▶ PROBLEM TO WORK ON
Print the data that follows exactly as it stands, from its first line through the line containing "Answer: 219624", and stop there.

▶ RECORDED INFORMATION
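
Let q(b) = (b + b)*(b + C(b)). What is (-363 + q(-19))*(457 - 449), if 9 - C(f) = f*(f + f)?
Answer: 219624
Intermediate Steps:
C(f) = 9 - 2*f**2 (C(f) = 9 - f*(f + f) = 9 - f*2*f = 9 - 2*f**2)
q(b) = 2*b*(9 + b - 2*b**2) (q(b) = (b + b)*(b + (9 - 2*b**2)) = (2*b)*(9 + b - 2*b**2) = 2*b*(9 + b - 2*b**2))
(-363 + q(-19))*(457 - 449) = (-363 + 2*(-19)*(9 - 19 - 2*(-19)**2))*(457 - 449) = (-363 + 2*(-19)*(9 - 19 - 2*361))*8 = (-363 + 2*(-19)*(9 - 19 - 722))*8 = (-363 + 2*(-19)*(-732))*8 = (-363 + 27816)*8 = 27453*8 = 219624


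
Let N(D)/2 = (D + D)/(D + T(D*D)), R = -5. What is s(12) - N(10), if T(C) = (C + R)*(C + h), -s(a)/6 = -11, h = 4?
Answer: 65270/989 ≈ 65.996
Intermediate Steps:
s(a) = 66 (s(a) = -6*(-11) = 66)
T(C) = (-5 + C)*(4 + C) (T(C) = (C - 5)*(C + 4) = (-5 + C)*(4 + C))
N(D) = 4*D/(-20 + D + D⁴ - D²) (N(D) = 2*((D + D)/(D + (-20 + (D*D)² - D*D))) = 2*((2*D)/(D + (-20 + (D²)² - D²))) = 2*((2*D)/(D + (-20 + D⁴ - D²))) = 2*((2*D)/(-20 + D + D⁴ - D²)) = 2*(2*D/(-20 + D + D⁴ - D²)) = 4*D/(-20 + D + D⁴ - D²))
s(12) - N(10) = 66 - 4*10/(-20 + 10 + 10⁴ - 1*10²) = 66 - 4*10/(-20 + 10 + 10000 - 1*100) = 66 - 4*10/(-20 + 10 + 10000 - 100) = 66 - 4*10/9890 = 66 - 1*4/989 = 66 - 4/989 = 65270/989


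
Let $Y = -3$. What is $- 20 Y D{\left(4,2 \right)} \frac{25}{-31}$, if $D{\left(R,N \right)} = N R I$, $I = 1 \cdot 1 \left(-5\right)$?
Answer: $\frac{60000}{31} \approx 1935.5$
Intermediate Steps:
$I = -5$ ($I = 1 \left(-5\right) = -5$)
$D{\left(R,N \right)} = - 5 N R$ ($D{\left(R,N \right)} = N R \left(-5\right) = - 5 N R$)
$- 20 Y D{\left(4,2 \right)} \frac{25}{-31} = \left(-20\right) \left(-3\right) \left(\left(-5\right) 2 \cdot 4\right) \frac{25}{-31} = 60 \left(-40\right) 25 \left(- \frac{1}{31}\right) = \left(-2400\right) \left(- \frac{25}{31}\right) = \frac{60000}{31}$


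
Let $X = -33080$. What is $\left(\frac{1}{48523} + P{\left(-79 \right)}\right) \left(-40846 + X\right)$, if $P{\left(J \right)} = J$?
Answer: $\frac{283381718616}{48523} \approx 5.8402 \cdot 10^{6}$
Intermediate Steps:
$\left(\frac{1}{48523} + P{\left(-79 \right)}\right) \left(-40846 + X\right) = \left(\frac{1}{48523} - 79\right) \left(-40846 - 33080\right) = \left(\frac{1}{48523} - 79\right) \left(-73926\right) = \left(- \frac{3833316}{48523}\right) \left(-73926\right) = \frac{283381718616}{48523}$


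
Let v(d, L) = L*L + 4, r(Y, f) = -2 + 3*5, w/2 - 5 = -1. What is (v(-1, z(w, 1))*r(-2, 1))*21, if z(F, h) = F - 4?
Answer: 5460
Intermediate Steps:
w = 8 (w = 10 + 2*(-1) = 10 - 2 = 8)
z(F, h) = -4 + F
r(Y, f) = 13 (r(Y, f) = -2 + 15 = 13)
v(d, L) = 4 + L² (v(d, L) = L² + 4 = 4 + L²)
(v(-1, z(w, 1))*r(-2, 1))*21 = ((4 + (-4 + 8)²)*13)*21 = ((4 + 4²)*13)*21 = ((4 + 16)*13)*21 = (20*13)*21 = 260*21 = 5460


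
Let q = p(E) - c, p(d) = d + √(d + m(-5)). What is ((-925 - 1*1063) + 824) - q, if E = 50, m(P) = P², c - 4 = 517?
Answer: -693 - 5*√3 ≈ -701.66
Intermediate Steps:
c = 521 (c = 4 + 517 = 521)
p(d) = d + √(25 + d) (p(d) = d + √(d + (-5)²) = d + √(d + 25) = d + √(25 + d))
q = -471 + 5*√3 (q = (50 + √(25 + 50)) - 1*521 = (50 + √75) - 521 = (50 + 5*√3) - 521 = -471 + 5*√3 ≈ -462.34)
((-925 - 1*1063) + 824) - q = ((-925 - 1*1063) + 824) - (-471 + 5*√3) = ((-925 - 1063) + 824) + (471 - 5*√3) = (-1988 + 824) + (471 - 5*√3) = -1164 + (471 - 5*√3) = -693 - 5*√3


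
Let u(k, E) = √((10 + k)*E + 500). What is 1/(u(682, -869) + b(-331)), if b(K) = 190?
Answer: 95/318474 - 47*I*√17/159237 ≈ 0.0002983 - 0.001217*I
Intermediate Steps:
u(k, E) = √(500 + E*(10 + k)) (u(k, E) = √(E*(10 + k) + 500) = √(500 + E*(10 + k)))
1/(u(682, -869) + b(-331)) = 1/(√(500 + 10*(-869) - 869*682) + 190) = 1/(√(500 - 8690 - 592658) + 190) = 1/(√(-600848) + 190) = 1/(188*I*√17 + 190) = 1/(190 + 188*I*√17)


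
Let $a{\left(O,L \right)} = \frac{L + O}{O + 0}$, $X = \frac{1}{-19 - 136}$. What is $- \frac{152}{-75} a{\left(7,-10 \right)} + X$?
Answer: $- \frac{4747}{5425} \approx -0.87502$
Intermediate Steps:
$X = - \frac{1}{155}$ ($X = \frac{1}{-155} = - \frac{1}{155} \approx -0.0064516$)
$a{\left(O,L \right)} = \frac{L + O}{O}$
$- \frac{152}{-75} a{\left(7,-10 \right)} + X = - \frac{152}{-75} \frac{-10 + 7}{7} - \frac{1}{155} = \left(-152\right) \left(- \frac{1}{75}\right) \frac{1}{7} \left(-3\right) - \frac{1}{155} = \frac{152}{75} \left(- \frac{3}{7}\right) - \frac{1}{155} = - \frac{152}{175} - \frac{1}{155} = - \frac{4747}{5425}$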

▶ ANSWER AREA
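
Let q(b) = (b + b)*(b + C(b)). What is (-363 + q(-19))*(457 - 449), if 9 - C(f) = f*(f + f)?
Answer: 219624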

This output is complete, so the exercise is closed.